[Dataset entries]
—————

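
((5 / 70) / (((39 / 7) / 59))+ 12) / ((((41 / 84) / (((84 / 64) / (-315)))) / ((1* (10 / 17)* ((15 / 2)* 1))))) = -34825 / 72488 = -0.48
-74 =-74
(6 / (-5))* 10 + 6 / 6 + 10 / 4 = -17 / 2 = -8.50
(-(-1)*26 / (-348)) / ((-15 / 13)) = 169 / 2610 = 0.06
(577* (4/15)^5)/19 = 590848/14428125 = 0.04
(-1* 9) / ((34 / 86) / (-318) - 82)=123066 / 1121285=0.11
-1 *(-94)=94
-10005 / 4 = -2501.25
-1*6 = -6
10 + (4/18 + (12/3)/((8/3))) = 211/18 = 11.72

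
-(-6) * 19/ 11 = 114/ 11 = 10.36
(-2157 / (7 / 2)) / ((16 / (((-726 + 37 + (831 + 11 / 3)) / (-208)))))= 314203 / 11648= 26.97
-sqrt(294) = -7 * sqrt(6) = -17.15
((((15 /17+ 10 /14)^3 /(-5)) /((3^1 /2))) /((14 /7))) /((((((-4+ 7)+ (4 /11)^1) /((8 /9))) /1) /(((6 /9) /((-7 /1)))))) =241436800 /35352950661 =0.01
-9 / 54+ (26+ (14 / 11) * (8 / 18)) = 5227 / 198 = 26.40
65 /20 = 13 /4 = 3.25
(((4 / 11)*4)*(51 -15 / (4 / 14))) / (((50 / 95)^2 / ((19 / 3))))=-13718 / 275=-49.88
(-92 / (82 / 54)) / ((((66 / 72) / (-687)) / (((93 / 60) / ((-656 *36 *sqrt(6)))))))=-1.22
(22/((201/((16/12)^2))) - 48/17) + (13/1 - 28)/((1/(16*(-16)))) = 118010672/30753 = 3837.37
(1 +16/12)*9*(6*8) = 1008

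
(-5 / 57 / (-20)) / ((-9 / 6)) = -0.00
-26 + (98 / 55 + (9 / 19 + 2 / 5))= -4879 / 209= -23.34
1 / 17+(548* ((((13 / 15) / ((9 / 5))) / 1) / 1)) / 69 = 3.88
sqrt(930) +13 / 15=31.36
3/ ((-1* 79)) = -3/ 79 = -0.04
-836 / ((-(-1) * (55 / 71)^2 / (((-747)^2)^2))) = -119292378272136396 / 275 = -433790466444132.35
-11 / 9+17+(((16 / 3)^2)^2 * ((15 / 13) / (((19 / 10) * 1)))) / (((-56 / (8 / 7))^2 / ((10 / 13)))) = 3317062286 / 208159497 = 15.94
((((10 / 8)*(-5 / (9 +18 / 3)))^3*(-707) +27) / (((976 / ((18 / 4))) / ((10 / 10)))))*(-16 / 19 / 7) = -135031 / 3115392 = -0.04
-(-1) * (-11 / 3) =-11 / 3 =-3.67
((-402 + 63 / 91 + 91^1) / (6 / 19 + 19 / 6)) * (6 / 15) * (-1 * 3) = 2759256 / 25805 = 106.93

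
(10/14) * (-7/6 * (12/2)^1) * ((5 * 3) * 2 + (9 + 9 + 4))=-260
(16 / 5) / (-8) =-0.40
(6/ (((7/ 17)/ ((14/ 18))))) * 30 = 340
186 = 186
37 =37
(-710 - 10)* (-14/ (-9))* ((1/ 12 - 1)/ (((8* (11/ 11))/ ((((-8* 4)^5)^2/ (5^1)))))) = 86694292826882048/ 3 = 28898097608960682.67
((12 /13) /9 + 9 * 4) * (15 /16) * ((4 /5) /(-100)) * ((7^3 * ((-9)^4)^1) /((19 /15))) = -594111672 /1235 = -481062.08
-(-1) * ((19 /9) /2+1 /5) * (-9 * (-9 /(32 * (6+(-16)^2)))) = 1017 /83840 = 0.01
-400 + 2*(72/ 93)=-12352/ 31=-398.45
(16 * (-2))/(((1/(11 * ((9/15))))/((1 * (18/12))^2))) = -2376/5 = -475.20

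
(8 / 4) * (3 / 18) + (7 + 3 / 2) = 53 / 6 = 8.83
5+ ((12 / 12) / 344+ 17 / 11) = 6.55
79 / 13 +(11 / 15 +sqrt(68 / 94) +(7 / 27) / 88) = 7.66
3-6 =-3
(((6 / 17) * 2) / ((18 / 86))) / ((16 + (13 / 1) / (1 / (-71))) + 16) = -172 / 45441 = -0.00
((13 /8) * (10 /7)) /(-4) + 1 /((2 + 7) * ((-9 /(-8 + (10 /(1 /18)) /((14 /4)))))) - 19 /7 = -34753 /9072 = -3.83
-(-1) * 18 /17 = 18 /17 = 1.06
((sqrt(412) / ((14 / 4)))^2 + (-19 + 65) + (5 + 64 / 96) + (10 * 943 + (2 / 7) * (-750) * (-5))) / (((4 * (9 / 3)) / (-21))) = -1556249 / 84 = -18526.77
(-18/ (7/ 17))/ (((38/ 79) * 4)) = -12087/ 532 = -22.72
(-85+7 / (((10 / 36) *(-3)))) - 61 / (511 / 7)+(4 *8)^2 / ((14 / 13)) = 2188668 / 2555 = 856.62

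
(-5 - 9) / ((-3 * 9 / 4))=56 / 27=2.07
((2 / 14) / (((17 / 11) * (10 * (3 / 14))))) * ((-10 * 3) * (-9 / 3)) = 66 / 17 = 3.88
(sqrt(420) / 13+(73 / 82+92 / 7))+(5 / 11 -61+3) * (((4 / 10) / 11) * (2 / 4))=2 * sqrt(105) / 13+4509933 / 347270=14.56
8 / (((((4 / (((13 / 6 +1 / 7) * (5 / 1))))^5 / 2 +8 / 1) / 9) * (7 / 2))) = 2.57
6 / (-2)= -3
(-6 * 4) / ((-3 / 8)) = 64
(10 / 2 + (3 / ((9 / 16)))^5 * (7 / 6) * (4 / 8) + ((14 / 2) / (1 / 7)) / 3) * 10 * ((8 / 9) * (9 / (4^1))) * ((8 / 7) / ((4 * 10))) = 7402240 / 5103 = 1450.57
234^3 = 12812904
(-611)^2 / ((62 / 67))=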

—————

_WORK REQUEST_
Note every line of the entries in which "sqrt" appears, and copy it down.

_SOLUTION TO THIS PROBLEM_
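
-sqrt(294) = -7 * sqrt(6) = -17.15
(-92 / (82 / 54)) / ((((66 / 72) / (-687)) / (((93 / 60) / ((-656 *36 *sqrt(6)))))))=-1.22
sqrt(930) +13 / 15=31.36
79 / 13 +(11 / 15 +sqrt(68 / 94) +(7 / 27) / 88) = 7.66
((sqrt(412) / ((14 / 4)))^2 + (-19 + 65) + (5 + 64 / 96) + (10 * 943 + (2 / 7) * (-750) * (-5))) / (((4 * (9 / 3)) / (-21))) = -1556249 / 84 = -18526.77
(sqrt(420) / 13+(73 / 82+92 / 7))+(5 / 11 -61+3) * (((4 / 10) / 11) * (2 / 4))=2 * sqrt(105) / 13+4509933 / 347270=14.56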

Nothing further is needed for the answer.